→ **Task objective**:
Using the material that follows, output exactly the lines from the one containing "If S2 occurs, what" through the one containing "A4: 42 if State", with both ends kept.

→ **Given entries**:
----------------------------------------
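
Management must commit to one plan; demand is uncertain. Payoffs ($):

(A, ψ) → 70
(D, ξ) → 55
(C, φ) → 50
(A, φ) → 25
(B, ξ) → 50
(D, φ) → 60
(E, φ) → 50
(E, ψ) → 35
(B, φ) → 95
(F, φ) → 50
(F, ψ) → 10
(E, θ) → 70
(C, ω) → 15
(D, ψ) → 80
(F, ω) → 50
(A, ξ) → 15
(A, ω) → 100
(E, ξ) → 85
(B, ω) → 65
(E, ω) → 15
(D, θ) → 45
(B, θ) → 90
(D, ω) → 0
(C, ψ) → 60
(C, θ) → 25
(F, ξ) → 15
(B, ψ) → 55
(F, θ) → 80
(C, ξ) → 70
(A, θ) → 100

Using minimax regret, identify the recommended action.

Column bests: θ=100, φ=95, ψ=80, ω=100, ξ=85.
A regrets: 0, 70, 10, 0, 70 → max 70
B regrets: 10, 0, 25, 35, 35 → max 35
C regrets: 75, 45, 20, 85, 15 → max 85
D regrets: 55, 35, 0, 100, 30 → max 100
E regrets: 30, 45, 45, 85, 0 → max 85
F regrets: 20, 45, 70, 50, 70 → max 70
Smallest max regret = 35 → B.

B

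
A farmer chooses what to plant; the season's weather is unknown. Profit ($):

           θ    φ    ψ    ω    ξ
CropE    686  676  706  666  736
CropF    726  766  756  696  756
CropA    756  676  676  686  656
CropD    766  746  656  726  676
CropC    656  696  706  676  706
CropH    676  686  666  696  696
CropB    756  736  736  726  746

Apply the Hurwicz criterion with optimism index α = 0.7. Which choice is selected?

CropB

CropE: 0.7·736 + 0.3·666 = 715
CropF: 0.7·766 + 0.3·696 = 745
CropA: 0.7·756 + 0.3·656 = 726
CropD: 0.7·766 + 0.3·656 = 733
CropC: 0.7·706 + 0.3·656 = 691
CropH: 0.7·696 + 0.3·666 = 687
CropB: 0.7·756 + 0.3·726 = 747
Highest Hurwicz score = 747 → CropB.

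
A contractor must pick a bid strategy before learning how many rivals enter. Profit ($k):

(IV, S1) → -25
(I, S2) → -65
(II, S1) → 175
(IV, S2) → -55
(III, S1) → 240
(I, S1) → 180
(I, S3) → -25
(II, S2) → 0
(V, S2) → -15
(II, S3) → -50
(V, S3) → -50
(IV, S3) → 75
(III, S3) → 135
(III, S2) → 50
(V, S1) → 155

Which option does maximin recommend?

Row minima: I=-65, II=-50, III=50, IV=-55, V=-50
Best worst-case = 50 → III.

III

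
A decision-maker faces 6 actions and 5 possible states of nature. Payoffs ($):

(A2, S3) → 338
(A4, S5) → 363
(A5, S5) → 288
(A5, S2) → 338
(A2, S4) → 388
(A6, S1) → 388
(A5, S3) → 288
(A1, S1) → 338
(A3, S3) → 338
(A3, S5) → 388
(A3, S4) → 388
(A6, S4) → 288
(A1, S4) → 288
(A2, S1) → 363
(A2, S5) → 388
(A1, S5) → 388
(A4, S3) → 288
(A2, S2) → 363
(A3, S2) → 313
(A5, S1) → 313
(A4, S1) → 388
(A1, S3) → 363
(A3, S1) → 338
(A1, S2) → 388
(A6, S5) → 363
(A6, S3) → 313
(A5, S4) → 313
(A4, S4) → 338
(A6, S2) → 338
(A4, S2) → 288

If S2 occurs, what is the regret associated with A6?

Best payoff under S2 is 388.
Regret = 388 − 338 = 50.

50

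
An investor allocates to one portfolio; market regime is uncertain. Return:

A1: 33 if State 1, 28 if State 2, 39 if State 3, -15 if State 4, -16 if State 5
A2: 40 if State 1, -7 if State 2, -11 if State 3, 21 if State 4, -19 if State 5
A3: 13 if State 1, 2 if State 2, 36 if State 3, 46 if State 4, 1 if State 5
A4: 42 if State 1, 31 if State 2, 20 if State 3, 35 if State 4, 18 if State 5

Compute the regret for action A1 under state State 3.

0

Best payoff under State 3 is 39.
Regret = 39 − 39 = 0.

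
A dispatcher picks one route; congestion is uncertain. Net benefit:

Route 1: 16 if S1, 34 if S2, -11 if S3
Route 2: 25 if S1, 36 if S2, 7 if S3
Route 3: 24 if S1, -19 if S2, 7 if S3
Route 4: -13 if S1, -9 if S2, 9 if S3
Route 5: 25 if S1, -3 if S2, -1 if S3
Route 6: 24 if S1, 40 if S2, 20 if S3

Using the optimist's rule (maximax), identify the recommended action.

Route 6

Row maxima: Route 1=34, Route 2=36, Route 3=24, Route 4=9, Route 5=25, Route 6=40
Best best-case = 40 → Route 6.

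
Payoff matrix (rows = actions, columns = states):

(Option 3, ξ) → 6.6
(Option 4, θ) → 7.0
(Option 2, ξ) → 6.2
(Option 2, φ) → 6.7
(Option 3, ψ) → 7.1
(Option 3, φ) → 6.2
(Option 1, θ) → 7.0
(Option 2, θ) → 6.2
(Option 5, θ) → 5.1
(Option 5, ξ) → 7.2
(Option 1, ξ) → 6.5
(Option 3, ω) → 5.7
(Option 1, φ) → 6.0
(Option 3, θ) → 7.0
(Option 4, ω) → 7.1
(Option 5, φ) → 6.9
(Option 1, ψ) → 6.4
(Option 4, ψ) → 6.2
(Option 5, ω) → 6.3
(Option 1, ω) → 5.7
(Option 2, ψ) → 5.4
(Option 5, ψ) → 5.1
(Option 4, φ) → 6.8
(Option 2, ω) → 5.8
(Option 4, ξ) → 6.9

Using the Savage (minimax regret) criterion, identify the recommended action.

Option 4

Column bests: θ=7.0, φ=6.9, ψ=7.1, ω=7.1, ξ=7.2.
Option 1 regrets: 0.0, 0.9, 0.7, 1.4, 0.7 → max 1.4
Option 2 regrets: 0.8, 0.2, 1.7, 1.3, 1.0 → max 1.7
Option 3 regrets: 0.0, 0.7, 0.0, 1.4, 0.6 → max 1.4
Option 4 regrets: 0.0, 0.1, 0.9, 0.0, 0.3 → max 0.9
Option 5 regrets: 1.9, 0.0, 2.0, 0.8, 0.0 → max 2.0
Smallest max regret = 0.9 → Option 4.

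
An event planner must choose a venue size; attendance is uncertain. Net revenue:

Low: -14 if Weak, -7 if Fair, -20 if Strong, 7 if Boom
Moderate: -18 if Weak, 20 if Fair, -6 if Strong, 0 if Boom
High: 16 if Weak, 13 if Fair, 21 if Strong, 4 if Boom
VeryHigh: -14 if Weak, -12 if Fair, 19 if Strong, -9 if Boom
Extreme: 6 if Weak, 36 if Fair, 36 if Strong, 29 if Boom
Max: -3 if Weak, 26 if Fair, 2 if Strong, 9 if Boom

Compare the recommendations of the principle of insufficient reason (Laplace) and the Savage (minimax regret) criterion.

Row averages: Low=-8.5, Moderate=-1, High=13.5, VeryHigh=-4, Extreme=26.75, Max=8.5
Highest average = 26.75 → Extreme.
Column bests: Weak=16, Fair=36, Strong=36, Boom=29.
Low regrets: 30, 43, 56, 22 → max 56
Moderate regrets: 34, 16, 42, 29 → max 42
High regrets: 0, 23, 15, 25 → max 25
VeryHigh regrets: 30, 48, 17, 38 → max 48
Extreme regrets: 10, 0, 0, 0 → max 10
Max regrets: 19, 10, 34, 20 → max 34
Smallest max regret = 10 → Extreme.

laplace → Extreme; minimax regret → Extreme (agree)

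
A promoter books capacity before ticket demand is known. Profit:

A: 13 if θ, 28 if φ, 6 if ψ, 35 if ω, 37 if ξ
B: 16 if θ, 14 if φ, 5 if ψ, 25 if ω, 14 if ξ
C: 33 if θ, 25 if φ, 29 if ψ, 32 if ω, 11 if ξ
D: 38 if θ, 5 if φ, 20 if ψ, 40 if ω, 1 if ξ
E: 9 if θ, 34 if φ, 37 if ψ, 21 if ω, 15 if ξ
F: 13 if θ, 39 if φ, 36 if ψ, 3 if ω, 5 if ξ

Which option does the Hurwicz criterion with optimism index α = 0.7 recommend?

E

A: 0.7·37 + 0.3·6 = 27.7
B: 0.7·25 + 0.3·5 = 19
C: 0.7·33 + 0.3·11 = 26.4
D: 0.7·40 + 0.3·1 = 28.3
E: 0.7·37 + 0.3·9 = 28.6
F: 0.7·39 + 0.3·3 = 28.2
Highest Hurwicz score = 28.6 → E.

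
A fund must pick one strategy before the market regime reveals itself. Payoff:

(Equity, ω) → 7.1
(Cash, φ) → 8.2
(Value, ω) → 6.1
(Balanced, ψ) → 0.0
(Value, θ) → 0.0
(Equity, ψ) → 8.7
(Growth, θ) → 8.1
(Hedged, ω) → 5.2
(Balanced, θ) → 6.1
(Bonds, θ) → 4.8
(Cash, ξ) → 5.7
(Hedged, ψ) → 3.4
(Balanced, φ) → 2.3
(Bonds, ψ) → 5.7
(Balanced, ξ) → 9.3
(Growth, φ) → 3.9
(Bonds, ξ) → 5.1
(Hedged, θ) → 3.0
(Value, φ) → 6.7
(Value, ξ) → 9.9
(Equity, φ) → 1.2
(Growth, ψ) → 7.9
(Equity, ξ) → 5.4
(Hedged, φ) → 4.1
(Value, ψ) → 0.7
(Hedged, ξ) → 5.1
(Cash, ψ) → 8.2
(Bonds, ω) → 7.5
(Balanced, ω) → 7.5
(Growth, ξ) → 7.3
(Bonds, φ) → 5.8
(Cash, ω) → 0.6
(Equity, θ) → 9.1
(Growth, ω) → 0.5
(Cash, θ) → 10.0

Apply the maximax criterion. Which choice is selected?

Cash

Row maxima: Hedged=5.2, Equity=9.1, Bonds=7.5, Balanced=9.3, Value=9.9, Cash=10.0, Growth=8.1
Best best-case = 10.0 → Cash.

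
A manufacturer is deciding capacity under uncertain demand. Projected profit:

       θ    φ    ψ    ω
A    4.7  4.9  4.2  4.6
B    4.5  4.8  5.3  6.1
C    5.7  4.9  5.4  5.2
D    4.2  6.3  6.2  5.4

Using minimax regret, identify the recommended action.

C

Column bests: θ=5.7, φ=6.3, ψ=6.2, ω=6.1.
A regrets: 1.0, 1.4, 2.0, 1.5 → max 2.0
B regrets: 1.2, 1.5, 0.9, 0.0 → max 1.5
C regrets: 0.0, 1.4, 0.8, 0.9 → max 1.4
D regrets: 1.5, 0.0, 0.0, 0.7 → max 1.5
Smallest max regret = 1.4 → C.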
----------------------------------------
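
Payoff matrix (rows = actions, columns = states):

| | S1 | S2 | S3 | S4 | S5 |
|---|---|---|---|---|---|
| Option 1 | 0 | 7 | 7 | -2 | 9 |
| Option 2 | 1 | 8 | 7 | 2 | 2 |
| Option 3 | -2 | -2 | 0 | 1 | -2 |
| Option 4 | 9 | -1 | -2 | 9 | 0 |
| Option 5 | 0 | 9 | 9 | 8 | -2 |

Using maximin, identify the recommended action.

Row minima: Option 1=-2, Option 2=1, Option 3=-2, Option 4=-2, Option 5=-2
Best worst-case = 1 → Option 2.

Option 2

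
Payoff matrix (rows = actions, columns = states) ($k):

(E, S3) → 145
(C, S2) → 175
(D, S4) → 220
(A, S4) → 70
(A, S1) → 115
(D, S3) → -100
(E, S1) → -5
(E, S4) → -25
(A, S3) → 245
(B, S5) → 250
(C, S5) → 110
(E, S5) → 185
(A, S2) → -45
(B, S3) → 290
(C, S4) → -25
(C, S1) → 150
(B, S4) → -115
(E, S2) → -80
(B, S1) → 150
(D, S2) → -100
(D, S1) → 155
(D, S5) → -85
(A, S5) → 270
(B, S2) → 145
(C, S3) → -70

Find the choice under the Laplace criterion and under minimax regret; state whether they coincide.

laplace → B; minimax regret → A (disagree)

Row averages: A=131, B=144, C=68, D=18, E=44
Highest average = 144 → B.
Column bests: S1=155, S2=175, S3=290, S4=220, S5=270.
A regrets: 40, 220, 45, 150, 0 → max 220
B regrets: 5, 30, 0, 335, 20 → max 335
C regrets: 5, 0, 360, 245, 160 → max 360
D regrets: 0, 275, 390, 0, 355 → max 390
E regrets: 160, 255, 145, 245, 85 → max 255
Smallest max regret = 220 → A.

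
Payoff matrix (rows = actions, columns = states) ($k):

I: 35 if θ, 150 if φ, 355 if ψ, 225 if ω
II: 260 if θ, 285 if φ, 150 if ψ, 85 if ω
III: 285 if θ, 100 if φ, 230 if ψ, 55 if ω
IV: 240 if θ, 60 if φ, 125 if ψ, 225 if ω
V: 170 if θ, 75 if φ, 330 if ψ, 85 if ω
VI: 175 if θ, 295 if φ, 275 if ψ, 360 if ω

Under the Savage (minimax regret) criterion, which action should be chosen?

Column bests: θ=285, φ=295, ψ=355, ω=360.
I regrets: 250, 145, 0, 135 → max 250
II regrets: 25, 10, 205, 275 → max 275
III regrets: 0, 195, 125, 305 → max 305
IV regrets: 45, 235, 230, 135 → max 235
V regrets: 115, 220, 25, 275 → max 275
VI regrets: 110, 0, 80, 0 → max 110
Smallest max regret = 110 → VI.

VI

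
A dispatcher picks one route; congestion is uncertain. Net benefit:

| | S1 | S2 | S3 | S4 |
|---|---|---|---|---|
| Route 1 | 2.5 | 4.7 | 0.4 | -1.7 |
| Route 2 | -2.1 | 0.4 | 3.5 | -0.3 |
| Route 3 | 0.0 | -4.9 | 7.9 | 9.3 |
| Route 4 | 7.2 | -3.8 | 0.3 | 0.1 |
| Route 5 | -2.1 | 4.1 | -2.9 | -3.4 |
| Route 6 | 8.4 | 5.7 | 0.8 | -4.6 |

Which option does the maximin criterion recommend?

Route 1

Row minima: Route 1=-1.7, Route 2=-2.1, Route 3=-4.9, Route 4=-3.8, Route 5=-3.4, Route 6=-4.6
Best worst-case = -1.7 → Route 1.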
----------------------------------------
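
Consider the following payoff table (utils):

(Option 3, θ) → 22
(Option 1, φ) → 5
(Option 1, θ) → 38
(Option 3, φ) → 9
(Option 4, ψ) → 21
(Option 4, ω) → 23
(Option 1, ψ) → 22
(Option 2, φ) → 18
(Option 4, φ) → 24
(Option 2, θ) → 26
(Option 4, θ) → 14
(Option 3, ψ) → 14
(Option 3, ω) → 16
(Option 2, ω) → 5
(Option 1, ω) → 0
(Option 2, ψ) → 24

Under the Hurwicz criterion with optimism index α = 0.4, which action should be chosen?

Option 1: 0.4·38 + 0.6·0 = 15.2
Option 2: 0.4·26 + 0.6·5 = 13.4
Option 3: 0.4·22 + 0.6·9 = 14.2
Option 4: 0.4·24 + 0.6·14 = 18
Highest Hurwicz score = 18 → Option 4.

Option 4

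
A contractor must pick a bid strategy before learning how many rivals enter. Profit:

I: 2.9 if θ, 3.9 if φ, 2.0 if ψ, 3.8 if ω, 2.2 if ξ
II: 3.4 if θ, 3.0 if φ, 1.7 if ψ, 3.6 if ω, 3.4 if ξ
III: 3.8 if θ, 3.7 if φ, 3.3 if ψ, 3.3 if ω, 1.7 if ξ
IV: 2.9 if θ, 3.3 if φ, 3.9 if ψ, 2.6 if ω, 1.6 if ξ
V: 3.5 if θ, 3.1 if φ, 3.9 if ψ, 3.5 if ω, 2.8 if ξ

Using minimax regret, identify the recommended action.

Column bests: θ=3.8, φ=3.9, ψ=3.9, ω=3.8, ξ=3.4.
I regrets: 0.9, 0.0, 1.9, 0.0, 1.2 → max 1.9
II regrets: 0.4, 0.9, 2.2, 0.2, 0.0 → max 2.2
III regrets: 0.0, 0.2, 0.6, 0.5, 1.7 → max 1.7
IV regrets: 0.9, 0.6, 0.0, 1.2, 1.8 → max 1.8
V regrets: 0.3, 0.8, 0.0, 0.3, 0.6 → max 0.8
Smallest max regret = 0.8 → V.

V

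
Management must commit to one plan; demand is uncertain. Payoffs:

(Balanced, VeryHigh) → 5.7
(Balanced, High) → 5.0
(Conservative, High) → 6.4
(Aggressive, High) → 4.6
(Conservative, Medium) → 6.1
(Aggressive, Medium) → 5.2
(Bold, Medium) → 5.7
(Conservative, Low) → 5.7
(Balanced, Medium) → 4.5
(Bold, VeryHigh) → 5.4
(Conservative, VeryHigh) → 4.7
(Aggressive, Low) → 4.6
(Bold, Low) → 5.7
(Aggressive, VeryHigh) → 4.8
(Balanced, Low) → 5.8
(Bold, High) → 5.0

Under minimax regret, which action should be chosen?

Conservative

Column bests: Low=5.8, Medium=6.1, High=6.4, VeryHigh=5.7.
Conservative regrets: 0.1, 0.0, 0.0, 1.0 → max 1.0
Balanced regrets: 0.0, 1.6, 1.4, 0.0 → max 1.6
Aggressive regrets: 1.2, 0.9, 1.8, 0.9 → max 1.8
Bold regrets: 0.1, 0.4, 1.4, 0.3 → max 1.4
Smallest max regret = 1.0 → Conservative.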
----------------------------------------
→ **Response to this exercise**:
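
If S2 occurs, what is the regret associated with A6?

Best payoff under S2 is 388.
Regret = 388 − 338 = 50.

50

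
An investor allocates to one portfolio; market regime is uncertain. Return:

A1: 33 if State 1, 28 if State 2, 39 if State 3, -15 if State 4, -16 if State 5
A2: 40 if State 1, -7 if State 2, -11 if State 3, 21 if State 4, -19 if State 5
A3: 13 if State 1, 2 if State 2, 36 if State 3, 46 if State 4, 1 if State 5
A4: 42 if State 1, 31 if State 2, 20 if State 3, 35 if State 4, 18 if State 5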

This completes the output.